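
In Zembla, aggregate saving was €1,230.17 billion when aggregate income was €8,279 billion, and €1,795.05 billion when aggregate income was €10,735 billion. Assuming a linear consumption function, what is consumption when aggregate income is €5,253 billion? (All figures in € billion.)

C = 4718.81

MPS = ΔS/ΔY = (1795.05 − 1230.17)/(10735 − 8279) = 564.88/2456 = 0.23
MPC = 1 − MPS = 0.77
Autonomous saving = 1230.17 − 0.23(8279) = -674, so a = 674
C = 674 + 0.77(5253) = 674 + 4044.81 = 4718.81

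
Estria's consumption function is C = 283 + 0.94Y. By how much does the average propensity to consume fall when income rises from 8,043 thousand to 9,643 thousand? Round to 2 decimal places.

At Y = 8043: C = 283 + 0.94(8043) = 7843.42, APC = 7843.42/8043 = 0.975
At Y = 9643: C = 9347.42, APC = 9347.42/9643 = 0.969
Fall in APC = 0.975 − 0.969 = 0.006 ≈ 0.01

ΔAPC = 0.01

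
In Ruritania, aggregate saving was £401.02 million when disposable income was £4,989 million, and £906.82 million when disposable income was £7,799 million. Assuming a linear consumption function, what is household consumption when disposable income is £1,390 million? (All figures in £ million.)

C = 1636.8

MPS = ΔS/ΔY = (906.82 − 401.02)/(7799 − 4989) = 505.8/2810 = 0.18
MPC = 1 − MPS = 0.82
Autonomous saving = 401.02 − 0.18(4989) = -497, so a = 497
C = 497 + 0.82(1390) = 497 + 1139.8 = 1636.8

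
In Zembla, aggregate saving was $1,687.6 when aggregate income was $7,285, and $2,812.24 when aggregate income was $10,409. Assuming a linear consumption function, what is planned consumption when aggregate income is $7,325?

C = 5623

MPS = ΔS/ΔY = (2812.24 − 1687.6)/(10409 − 7285) = 1124.64/3124 = 0.36
MPC = 1 − MPS = 0.64
Autonomous saving = 1687.6 − 0.36(7285) = -935, so a = 935
C = 935 + 0.64(7325) = 935 + 4688 = 5623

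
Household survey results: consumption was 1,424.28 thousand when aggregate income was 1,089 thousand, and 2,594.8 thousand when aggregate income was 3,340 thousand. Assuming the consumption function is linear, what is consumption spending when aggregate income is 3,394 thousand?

C = 2622.88

MPC = (2594.8 − 1424.28)/(3340 − 1089) = 1170.52/2251 = 0.52
a = 1424.28 − 0.52(1089) = 1424.28 − 566.28 = 858
C = 858 + 0.52(3394) = 858 + 1764.88 = 2622.88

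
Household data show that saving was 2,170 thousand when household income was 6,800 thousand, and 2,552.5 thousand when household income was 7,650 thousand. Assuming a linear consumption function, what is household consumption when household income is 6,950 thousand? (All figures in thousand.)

MPS = ΔS/ΔY = (2552.5 − 2170)/(7650 − 6800) = 382.5/850 = 0.45
MPC = 1 − MPS = 0.55
Autonomous saving = 2170 − 0.45(6800) = -890, so a = 890
C = 890 + 0.55(6950) = 890 + 3822.5 = 4712.5

C = 4712.5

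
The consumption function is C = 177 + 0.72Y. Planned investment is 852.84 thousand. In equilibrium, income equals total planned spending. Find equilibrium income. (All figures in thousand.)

Y = 3678

Y = C + I = 177 + 0.72Y + 852.84
Y − 0.72Y = 1029.84
0.28Y = 1029.84, so Y = 1029.84/0.28 = 3678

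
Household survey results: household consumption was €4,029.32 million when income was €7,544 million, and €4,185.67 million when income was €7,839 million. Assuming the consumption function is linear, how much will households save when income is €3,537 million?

MPC = (4185.67 − 4029.32)/(7839 − 7544) = 156.35/295 = 0.53
a = 4029.32 − 0.53(7544) = 4029.32 − 3998.32 = 31
C = 31 + 0.53(3537) = 1905.61
S = 3537 − 1905.61 = 1631.39

S = 1631.39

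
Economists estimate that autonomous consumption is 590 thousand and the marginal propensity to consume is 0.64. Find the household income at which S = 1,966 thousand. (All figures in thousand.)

Y = 7100

S = Y − C = -590 + 0.36Y
-590 + 0.36Y = 1966, so 0.36Y = 2556 and Y = 7100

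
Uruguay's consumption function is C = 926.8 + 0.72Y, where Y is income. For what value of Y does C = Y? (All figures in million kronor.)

Y = 3310

At break-even, C = Y: 926.8 + 0.72Y = Y
0.28Y = 926.8, so Y = 926.8/0.28 = 3310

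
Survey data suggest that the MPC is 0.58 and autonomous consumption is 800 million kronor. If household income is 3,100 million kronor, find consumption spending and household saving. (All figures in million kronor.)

C = 800 + 0.58(3100) = 800 + 1798 = 2598
S = Y − C = 3100 − 2598 = 502

C = 2598; S = 502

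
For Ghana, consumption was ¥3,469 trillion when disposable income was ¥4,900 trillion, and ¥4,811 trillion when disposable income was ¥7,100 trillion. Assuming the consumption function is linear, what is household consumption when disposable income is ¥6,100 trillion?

MPC = (4811 − 3469)/(7100 − 4900) = 1342/2200 = 0.61
a = 3469 − 0.61(4900) = 3469 − 2989 = 480
C = 480 + 0.61(6100) = 480 + 3721 = 4201

C = 4201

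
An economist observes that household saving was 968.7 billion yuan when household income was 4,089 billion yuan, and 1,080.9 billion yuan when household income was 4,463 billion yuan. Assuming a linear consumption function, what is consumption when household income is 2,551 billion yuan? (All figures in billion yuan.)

C = 2043.7

MPS = ΔS/ΔY = (1080.9 − 968.7)/(4463 − 4089) = 112.2/374 = 0.3
MPC = 1 − MPS = 0.7
Autonomous saving = 968.7 − 0.3(4089) = -258, so a = 258
C = 258 + 0.7(2551) = 258 + 1785.7 = 2043.7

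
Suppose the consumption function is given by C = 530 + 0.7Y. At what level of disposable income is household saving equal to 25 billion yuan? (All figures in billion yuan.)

S = Y − C = -530 + 0.3Y
-530 + 0.3Y = 25, so 0.3Y = 555 and Y = 1850

Y = 1850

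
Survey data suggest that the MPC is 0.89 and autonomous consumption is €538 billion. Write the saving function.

S = Y − C = Y − (538 + 0.89Y) = -538 + (1 − 0.89)Y

S = -538 + 0.11Y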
· · · · · · ·
EXERCISE DETAILS
Your task is to output the full set of records exactly as presented.

OUTPUT FOR THIS EXERCISE
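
In Zembla, aggregate saving was €1,230.17 billion when aggregate income was €8,279 billion, and €1,795.05 billion when aggregate income was €10,735 billion. Assuming a linear consumption function, what is consumption when aggregate income is €5,253 billion? (All figures in € billion.)

C = 4718.81

MPS = ΔS/ΔY = (1795.05 − 1230.17)/(10735 − 8279) = 564.88/2456 = 0.23
MPC = 1 − MPS = 0.77
Autonomous saving = 1230.17 − 0.23(8279) = -674, so a = 674
C = 674 + 0.77(5253) = 674 + 4044.81 = 4718.81

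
Estria's consumption function is C = 283 + 0.94Y. By how much does the average propensity to consume fall when income rises from 8,043 thousand to 9,643 thousand? Round to 2 decimal places.

At Y = 8043: C = 283 + 0.94(8043) = 7843.42, APC = 7843.42/8043 = 0.975
At Y = 9643: C = 9347.42, APC = 9347.42/9643 = 0.969
Fall in APC = 0.975 − 0.969 = 0.006 ≈ 0.01

ΔAPC = 0.01

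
In Ruritania, aggregate saving was £401.02 million when disposable income was £4,989 million, and £906.82 million when disposable income was £7,799 million. Assuming a linear consumption function, what is household consumption when disposable income is £1,390 million? (All figures in £ million.)

C = 1636.8

MPS = ΔS/ΔY = (906.82 − 401.02)/(7799 − 4989) = 505.8/2810 = 0.18
MPC = 1 − MPS = 0.82
Autonomous saving = 401.02 − 0.18(4989) = -497, so a = 497
C = 497 + 0.82(1390) = 497 + 1139.8 = 1636.8

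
In Zembla, aggregate saving was $1,687.6 when aggregate income was $7,285, and $2,812.24 when aggregate income was $10,409. Assuming a linear consumption function, what is planned consumption when aggregate income is $7,325?

C = 5623

MPS = ΔS/ΔY = (2812.24 − 1687.6)/(10409 − 7285) = 1124.64/3124 = 0.36
MPC = 1 − MPS = 0.64
Autonomous saving = 1687.6 − 0.36(7285) = -935, so a = 935
C = 935 + 0.64(7325) = 935 + 4688 = 5623

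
Household survey results: consumption was 1,424.28 thousand when aggregate income was 1,089 thousand, and 2,594.8 thousand when aggregate income was 3,340 thousand. Assuming the consumption function is linear, what is consumption spending when aggregate income is 3,394 thousand?

C = 2622.88

MPC = (2594.8 − 1424.28)/(3340 − 1089) = 1170.52/2251 = 0.52
a = 1424.28 − 0.52(1089) = 1424.28 − 566.28 = 858
C = 858 + 0.52(3394) = 858 + 1764.88 = 2622.88

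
Household data show that saving was 2,170 thousand when household income was 6,800 thousand, and 2,552.5 thousand when household income was 7,650 thousand. Assuming a linear consumption function, what is household consumption when household income is 6,950 thousand? (All figures in thousand.)

MPS = ΔS/ΔY = (2552.5 − 2170)/(7650 − 6800) = 382.5/850 = 0.45
MPC = 1 − MPS = 0.55
Autonomous saving = 2170 − 0.45(6800) = -890, so a = 890
C = 890 + 0.55(6950) = 890 + 3822.5 = 4712.5

C = 4712.5

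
The consumption function is C = 177 + 0.72Y. Planned investment is 852.84 thousand. In equilibrium, income equals total planned spending. Find equilibrium income. (All figures in thousand.)

Y = 3678

Y = C + I = 177 + 0.72Y + 852.84
Y − 0.72Y = 1029.84
0.28Y = 1029.84, so Y = 1029.84/0.28 = 3678

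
Household survey results: household consumption was €4,029.32 million when income was €7,544 million, and €4,185.67 million when income was €7,839 million. Assuming the consumption function is linear, how much will households save when income is €3,537 million?

MPC = (4185.67 − 4029.32)/(7839 − 7544) = 156.35/295 = 0.53
a = 4029.32 − 0.53(7544) = 4029.32 − 3998.32 = 31
C = 31 + 0.53(3537) = 1905.61
S = 3537 − 1905.61 = 1631.39

S = 1631.39

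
Economists estimate that autonomous consumption is 590 thousand and the marginal propensity to consume is 0.64. Find the household income at which S = 1,966 thousand. (All figures in thousand.)

Y = 7100

S = Y − C = -590 + 0.36Y
-590 + 0.36Y = 1966, so 0.36Y = 2556 and Y = 7100

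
Uruguay's consumption function is C = 926.8 + 0.72Y, where Y is income. For what value of Y does C = Y? (All figures in million kronor.)

Y = 3310

At break-even, C = Y: 926.8 + 0.72Y = Y
0.28Y = 926.8, so Y = 926.8/0.28 = 3310

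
Survey data suggest that the MPC is 0.58 and autonomous consumption is 800 million kronor. If household income is 3,100 million kronor, find consumption spending and household saving. (All figures in million kronor.)

C = 800 + 0.58(3100) = 800 + 1798 = 2598
S = Y − C = 3100 − 2598 = 502

C = 2598; S = 502

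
For Ghana, consumption was ¥3,469 trillion when disposable income was ¥4,900 trillion, and ¥4,811 trillion when disposable income was ¥7,100 trillion. Assuming the consumption function is linear, what is household consumption when disposable income is ¥6,100 trillion?

MPC = (4811 − 3469)/(7100 − 4900) = 1342/2200 = 0.61
a = 3469 − 0.61(4900) = 3469 − 2989 = 480
C = 480 + 0.61(6100) = 480 + 3721 = 4201

C = 4201

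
An economist observes that household saving was 968.7 billion yuan when household income was 4,089 billion yuan, and 1,080.9 billion yuan when household income was 4,463 billion yuan. Assuming a linear consumption function, what is consumption when household income is 2,551 billion yuan? (All figures in billion yuan.)

C = 2043.7

MPS = ΔS/ΔY = (1080.9 − 968.7)/(4463 − 4089) = 112.2/374 = 0.3
MPC = 1 − MPS = 0.7
Autonomous saving = 968.7 − 0.3(4089) = -258, so a = 258
C = 258 + 0.7(2551) = 258 + 1785.7 = 2043.7

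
Suppose the consumption function is given by C = 530 + 0.7Y. At what level of disposable income is household saving equal to 25 billion yuan? (All figures in billion yuan.)

S = Y − C = -530 + 0.3Y
-530 + 0.3Y = 25, so 0.3Y = 555 and Y = 1850

Y = 1850

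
Survey data suggest that the MPC is 0.89 and autonomous consumption is €538 billion. Write the saving function.

S = Y − C = Y − (538 + 0.89Y) = -538 + (1 − 0.89)Y

S = -538 + 0.11Y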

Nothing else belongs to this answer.